> [SUPPLIED DATA]

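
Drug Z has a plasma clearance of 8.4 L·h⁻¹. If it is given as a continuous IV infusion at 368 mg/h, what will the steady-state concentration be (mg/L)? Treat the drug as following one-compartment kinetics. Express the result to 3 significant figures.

Css = rate / CL = 368 / 8.400 = 43.81 mg/L

43.8 mg/L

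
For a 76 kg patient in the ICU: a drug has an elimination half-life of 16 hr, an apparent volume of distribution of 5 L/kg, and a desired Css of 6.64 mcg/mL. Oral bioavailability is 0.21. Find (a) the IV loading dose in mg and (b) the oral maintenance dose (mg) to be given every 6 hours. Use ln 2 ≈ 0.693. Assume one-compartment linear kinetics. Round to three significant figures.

Vd = 5 L/kg × 76 kg = 380.0 L
LD = Vd × C = 380.0 × 6.64 = 2523 mg
CL = 0.693 × Vd / t½ = 0.693 × 380.0 / 16 = 16.46 L/h
D = CL × Css × τ / F = 16.46 × 6.64 × 6 / 0.21 = 3123 mg

(a) 2520 mg; (b) 3120 mg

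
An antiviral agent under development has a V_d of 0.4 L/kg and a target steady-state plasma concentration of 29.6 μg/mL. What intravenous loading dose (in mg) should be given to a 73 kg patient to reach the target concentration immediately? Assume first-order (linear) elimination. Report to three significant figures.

Vd(total) = 73 kg × 0.4 L/kg = 29.20 L
LD = Vd × C = 29.20 × 29.60 = 864.3 mg

864 mg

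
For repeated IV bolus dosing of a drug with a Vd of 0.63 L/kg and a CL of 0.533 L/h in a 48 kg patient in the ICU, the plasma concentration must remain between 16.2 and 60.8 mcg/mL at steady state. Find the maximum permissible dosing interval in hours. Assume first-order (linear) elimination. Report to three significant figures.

75.0 h

Total Vd = 0.63 × 48 = 30.24 L
k = CL / Vd = 0.5330 / 30.24 = 0.01763 h⁻¹
Between IV bolus doses, concentration decays as C = C₀·e^(−kτ), so C_peak/C_trough = e^(kτ).
τ_max = ln(C_peak/C_trough) / k = ln(60.8/16.2) / 0.01763 = 1.323 / 0.01763 = 75.04 h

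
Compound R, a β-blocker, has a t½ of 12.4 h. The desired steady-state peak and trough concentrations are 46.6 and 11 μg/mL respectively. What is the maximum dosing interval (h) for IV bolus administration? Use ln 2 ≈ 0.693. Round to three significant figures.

k = 0.693 / t½ = 0.693 / 12.4 = 0.05589 h⁻¹
Between IV bolus doses, concentration decays as C = C₀·e^(−kτ), so C_peak/C_trough = e^(kτ).
τ_max = ln(C_peak/C_trough) / k = ln(46.6/11) / 0.05589 = 1.444 / 0.05589 = 25.84 h

25.8 h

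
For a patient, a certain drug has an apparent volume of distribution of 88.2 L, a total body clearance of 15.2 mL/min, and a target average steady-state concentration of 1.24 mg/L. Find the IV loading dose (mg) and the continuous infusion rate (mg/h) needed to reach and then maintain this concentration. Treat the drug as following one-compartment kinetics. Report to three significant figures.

Loading dose = Vd × C = 88.20 × 1.24 = 109.4 mg
CL = 15.2 mL/min × 60/1000 = 0.9120 L/h
Maintenance: replace elimination → rate = CL × Css = 0.9120 × 1.24 = 1.131 mg/h

(a) 109 mg; (b) 1.13 mg/h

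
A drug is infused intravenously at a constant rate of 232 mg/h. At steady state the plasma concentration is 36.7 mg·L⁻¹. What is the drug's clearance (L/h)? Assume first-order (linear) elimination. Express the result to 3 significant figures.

6.32 L/h

At steady state, infusion rate = CL × Css, so CL = rate / Css.
CL = 232 / 36.7 = 6.322 L/h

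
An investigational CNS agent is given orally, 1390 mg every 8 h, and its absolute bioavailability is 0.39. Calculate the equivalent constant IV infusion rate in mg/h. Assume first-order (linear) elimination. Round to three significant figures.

Equivalent systemic input: infusion rate = F·D/τ.
Rate = 0.39 × 1390 / 8 = 67.76 mg/h

67.8 mg/h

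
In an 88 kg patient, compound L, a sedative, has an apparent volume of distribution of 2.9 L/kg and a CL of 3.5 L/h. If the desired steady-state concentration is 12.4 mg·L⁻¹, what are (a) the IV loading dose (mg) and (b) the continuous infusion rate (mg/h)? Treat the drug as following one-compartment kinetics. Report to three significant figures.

(a) 3160 mg; (b) 43.4 mg/h

Vd = 2.9 L/kg × 88 kg = 255.2 L
LD = Vd · C_target = 255.2 × 12.4 = 3164 mg
Infusion rate = 3.500 L/h × 12.4 mg/L = 43.40 mg/h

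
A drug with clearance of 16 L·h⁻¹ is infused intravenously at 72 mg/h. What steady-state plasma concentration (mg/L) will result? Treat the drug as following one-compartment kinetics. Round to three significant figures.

4.50 mg/L

Css = rate / CL = 72 / 16.00 = 4.500 mg/L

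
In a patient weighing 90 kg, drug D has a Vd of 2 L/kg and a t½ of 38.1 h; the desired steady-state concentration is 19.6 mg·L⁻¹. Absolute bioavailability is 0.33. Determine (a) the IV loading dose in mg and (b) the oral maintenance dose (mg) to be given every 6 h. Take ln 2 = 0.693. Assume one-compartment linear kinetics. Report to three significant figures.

(a) 3530 mg; (b) 1170 mg

Total Vd = 2 × 90 = 180.0 L
LD = Vd × C = 180.0 × 19.6 = 3528 mg
CL = 0.693 × Vd / t½ = 0.693 × 180.0 / 38.1 = 3.274 L/h
D = CL × Css × τ / F = 3.274 × 19.6 × 6 / 0.33 = 1167 mg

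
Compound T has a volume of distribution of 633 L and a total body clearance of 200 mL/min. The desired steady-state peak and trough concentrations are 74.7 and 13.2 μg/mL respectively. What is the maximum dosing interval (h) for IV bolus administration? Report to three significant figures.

CL = 200 mL/min = 200 × 0.06 = 12.00 L/h
k = CL / Vd = 12.00 / 633.0 = 0.01896 h⁻¹
Between IV bolus doses, concentration decays as C = C₀·e^(−kτ), so C_peak/C_trough = e^(kτ).
τ_max = ln(C_peak/C_trough) / k = ln(74.7/13.2) / 0.01896 = 1.733 / 0.01896 = 91.40 h

91.4 h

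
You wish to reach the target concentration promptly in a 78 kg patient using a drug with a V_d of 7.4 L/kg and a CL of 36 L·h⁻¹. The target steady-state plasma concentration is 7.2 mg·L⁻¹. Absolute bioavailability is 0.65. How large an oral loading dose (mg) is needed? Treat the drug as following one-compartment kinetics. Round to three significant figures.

Vd = 7.4 L/kg × 78 kg = 577.2 L
LD = Vd × C / F = 577.2 × 7.200 / 0.65 = 6394 mg

6390 mg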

> [EXERCISE] Take the line containing "You wish to" as the start and the last line of the data as the end, and reproduce that range exactly.

> [WRITTEN RESPONSE]
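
You wish to reach the target concentration promptly in a 78 kg patient using a drug with a V_d of 7.4 L/kg and a CL of 36 L·h⁻¹. The target steady-state plasma concentration is 7.2 mg·L⁻¹. Absolute bioavailability is 0.65. How large an oral loading dose (mg) is needed? Treat the drug as following one-compartment kinetics. Round to three significant figures.

Vd = 7.4 L/kg × 78 kg = 577.2 L
LD = Vd × C / F = 577.2 × 7.200 / 0.65 = 6394 mg

6390 mg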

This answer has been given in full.